| Exercise aim |
The line bearing "A feedstock weighs 444.49", together with all lines after it to the end of the material, should be repeated exactly; leave out everything else.

| Information |
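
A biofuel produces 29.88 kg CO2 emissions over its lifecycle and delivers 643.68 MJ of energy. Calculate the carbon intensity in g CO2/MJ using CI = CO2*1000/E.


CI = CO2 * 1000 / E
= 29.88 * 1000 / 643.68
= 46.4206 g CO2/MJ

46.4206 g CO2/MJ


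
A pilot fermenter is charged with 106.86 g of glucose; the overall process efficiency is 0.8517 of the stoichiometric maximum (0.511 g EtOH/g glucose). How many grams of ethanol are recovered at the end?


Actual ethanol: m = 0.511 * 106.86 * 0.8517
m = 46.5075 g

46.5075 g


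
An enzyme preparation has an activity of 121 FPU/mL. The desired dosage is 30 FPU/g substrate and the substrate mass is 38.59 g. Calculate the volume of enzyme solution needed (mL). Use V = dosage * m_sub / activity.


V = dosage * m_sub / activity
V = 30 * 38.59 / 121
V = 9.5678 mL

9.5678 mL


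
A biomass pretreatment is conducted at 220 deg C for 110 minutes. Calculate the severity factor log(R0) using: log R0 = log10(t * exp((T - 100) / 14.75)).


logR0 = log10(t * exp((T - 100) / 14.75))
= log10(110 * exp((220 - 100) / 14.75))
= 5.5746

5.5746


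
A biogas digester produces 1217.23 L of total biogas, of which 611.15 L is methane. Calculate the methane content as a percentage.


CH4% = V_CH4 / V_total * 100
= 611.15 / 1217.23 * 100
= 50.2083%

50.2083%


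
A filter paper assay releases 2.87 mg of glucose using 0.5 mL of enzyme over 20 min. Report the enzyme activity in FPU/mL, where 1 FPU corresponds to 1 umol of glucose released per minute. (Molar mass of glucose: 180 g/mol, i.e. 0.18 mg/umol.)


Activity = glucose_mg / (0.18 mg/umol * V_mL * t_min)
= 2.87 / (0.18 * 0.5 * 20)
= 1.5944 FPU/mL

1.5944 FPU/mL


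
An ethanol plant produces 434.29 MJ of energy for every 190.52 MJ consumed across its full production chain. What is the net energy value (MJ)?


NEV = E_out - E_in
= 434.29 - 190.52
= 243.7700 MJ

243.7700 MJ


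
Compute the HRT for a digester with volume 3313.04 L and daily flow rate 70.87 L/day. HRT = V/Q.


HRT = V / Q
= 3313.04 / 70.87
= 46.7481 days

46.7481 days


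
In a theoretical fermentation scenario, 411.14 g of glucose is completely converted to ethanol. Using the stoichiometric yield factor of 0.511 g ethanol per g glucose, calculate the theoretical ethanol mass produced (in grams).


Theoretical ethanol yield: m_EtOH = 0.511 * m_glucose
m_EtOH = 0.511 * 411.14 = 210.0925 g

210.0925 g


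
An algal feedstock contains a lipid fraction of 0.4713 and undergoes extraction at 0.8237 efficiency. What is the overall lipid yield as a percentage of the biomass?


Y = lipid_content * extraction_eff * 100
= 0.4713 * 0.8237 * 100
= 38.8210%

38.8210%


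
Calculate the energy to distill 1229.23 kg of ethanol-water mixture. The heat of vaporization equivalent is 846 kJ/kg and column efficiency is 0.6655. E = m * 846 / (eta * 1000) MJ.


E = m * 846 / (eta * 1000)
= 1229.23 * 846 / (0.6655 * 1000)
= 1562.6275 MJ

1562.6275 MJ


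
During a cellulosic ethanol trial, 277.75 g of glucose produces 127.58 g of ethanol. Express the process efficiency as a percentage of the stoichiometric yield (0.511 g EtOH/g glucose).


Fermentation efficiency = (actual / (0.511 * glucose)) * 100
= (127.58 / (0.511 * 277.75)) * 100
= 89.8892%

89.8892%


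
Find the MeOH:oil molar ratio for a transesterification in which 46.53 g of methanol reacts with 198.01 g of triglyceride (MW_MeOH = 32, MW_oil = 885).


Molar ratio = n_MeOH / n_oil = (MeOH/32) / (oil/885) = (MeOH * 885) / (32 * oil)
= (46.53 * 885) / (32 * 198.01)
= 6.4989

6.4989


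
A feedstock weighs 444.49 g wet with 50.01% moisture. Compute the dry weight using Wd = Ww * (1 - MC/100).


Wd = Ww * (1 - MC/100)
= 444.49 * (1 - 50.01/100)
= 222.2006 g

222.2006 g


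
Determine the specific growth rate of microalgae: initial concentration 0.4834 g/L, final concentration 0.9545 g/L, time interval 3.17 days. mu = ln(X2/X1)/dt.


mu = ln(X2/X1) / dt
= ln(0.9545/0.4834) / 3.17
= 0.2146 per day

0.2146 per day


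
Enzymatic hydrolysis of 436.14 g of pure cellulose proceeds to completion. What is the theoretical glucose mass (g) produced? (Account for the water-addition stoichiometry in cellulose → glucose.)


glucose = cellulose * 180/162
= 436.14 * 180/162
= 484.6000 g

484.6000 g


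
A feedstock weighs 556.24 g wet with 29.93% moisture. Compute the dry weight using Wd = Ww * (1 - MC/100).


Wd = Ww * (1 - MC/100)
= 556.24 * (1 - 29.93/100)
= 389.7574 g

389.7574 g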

| The answer |
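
A feedstock weighs 444.49 g wet with 50.01% moisture. Compute the dry weight using Wd = Ww * (1 - MC/100).


Wd = Ww * (1 - MC/100)
= 444.49 * (1 - 50.01/100)
= 222.2006 g

222.2006 g


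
Determine the specific growth rate of microalgae: initial concentration 0.4834 g/L, final concentration 0.9545 g/L, time interval 3.17 days. mu = ln(X2/X1)/dt.


mu = ln(X2/X1) / dt
= ln(0.9545/0.4834) / 3.17
= 0.2146 per day

0.2146 per day


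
Enzymatic hydrolysis of 436.14 g of pure cellulose proceeds to completion. What is the theoretical glucose mass (g) produced? (Account for the water-addition stoichiometry in cellulose → glucose.)


glucose = cellulose * 180/162
= 436.14 * 180/162
= 484.6000 g

484.6000 g


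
A feedstock weighs 556.24 g wet with 29.93% moisture. Compute the dry weight using Wd = Ww * (1 - MC/100).


Wd = Ww * (1 - MC/100)
= 556.24 * (1 - 29.93/100)
= 389.7574 g

389.7574 g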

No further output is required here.